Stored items
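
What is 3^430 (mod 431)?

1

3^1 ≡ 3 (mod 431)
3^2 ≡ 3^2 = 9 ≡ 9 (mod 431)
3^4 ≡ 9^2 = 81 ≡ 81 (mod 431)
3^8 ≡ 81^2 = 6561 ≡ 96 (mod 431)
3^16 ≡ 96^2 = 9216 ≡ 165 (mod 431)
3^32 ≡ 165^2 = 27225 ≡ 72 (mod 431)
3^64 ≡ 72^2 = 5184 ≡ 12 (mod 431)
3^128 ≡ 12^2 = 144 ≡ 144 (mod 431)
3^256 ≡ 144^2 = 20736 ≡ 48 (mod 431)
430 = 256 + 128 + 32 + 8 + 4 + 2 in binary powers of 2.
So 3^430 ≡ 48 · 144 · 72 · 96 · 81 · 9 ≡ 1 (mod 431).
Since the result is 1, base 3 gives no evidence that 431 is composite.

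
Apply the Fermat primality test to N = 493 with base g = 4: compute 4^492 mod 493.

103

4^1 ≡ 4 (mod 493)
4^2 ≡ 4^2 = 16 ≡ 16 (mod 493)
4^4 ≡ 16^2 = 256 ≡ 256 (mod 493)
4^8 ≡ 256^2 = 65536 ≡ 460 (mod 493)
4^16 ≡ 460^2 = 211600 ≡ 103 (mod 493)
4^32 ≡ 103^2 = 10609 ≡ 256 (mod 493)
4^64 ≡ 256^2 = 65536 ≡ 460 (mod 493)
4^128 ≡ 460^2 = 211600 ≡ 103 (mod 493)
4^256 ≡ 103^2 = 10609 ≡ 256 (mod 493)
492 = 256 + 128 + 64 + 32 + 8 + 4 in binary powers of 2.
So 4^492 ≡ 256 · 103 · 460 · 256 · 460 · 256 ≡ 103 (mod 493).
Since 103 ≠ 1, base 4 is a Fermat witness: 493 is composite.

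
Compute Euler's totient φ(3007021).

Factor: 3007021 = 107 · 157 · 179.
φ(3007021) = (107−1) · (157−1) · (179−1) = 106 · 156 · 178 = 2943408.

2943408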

Problem: Set down only the line containing "Compute Euler's totient φ(3007021)." and the lines after it through the end, exactly as they appear above.

Task response:
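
Compute Euler's totient φ(3007021).

Factor: 3007021 = 107 · 157 · 179.
φ(3007021) = (107−1) · (157−1) · (179−1) = 106 · 156 · 178 = 2943408.

2943408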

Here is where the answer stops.